#### EXERCISE
Write out exactly the lines from the line that contains "- 2: 1352 by 1973 mm" through the final line of the listing below, and no others.

#### SOURCE MATERIAL

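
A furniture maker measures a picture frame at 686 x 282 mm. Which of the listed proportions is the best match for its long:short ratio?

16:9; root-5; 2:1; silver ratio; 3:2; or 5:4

Ratio = 686 / 282 ≈ 2.433.
Distances: 16:9 1.778 (Δ 0.655); root-5 2.236 (Δ 0.197); 2:1 2.000 (Δ 0.433); silver ratio 2.414 (Δ 0.019); 3:2 1.500 (Δ 0.933); 5:4 1.250 (Δ 1.183).

silver ratio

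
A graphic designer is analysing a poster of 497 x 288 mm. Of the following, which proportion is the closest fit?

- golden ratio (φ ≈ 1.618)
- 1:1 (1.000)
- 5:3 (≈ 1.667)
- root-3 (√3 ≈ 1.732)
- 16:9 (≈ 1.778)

497/288 ≈ 1.726. Nearest candidates are root-3 (1.732, off by 0.006) and 16:9 (1.778, off by 0.052).

root-3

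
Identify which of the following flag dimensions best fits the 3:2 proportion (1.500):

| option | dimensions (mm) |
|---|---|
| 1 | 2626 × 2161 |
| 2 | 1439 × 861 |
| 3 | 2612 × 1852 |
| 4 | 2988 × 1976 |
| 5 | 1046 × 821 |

Target 3:2 ≈ 1.500.
1: 1.215 (Δ0.285)  2: 1.671 (Δ0.171)  3: 1.410 (Δ0.090)  4: 1.512 (Δ0.012)  5: 1.274 (Δ0.226)

4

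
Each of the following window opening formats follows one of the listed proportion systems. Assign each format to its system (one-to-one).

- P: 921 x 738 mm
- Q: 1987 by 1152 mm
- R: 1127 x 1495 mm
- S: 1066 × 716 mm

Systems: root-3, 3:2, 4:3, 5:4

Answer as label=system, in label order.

P=5:4, Q=root-3, R=4:3, S=3:2

P = 921/738 ≈ 1.248 → 5:4 (1.250)
Q = 1987/1152 ≈ 1.725 → root-3 (1.732)
R = 1495/1127 ≈ 1.327 → 4:3 (1.333)
S = 1066/716 ≈ 1.489 → 3:2 (1.500)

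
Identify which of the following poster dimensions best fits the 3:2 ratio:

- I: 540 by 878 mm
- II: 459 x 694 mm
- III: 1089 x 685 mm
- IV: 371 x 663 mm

Ratios (long/short): I ≈ 1.626; II ≈ 1.512; III ≈ 1.590; IV ≈ 1.787.
3:2 ≈ 1.500; option II is nearest (Δ 0.012).

II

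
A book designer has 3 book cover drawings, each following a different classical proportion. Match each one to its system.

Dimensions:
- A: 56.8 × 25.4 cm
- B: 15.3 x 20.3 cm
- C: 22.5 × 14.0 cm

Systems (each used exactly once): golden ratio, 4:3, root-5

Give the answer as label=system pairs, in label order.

A=root-5, B=4:3, C=golden ratio

Ratios: A ≈ 2.236; B ≈ 1.327; C ≈ 1.607.
Targets: golden ratio ≈ 1.618; 4:3 ≈ 1.333; root-5 ≈ 2.236.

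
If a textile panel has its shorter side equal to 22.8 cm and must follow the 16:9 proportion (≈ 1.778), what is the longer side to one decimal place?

16:9 ≈ 1.77778.
Longer side = 22.8 × 1.77778 ≈ 40.533 → 40.5 cm.

40.5 cm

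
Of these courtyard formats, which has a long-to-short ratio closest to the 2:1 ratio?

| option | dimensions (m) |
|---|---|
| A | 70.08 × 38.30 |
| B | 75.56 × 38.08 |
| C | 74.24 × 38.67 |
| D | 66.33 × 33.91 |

Ratios (long/short): A ≈ 1.830; B ≈ 1.984; C ≈ 1.920; D ≈ 1.956.
2:1 ≈ 2.000; option B is nearest (Δ 0.016).

B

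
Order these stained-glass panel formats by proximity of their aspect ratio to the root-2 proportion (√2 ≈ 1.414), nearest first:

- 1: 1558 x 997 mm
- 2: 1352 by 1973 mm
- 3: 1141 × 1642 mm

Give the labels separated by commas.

3, 2, 1

1: 1558/997 ≈ 1.563 → |1.563 − 1.414| = 0.149
2: 1973/1352 ≈ 1.459 → |1.459 − 1.414| = 0.045
3: 1642/1141 ≈ 1.439 → |1.439 − 1.414| = 0.025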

#### WRITTEN REPLY
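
- 2: 1352 by 1973 mm
- 3: 1141 × 1642 mm

Give the labels separated by commas.

3, 2, 1

1: 1558/997 ≈ 1.563 → |1.563 − 1.414| = 0.149
2: 1973/1352 ≈ 1.459 → |1.459 − 1.414| = 0.045
3: 1642/1141 ≈ 1.439 → |1.439 − 1.414| = 0.025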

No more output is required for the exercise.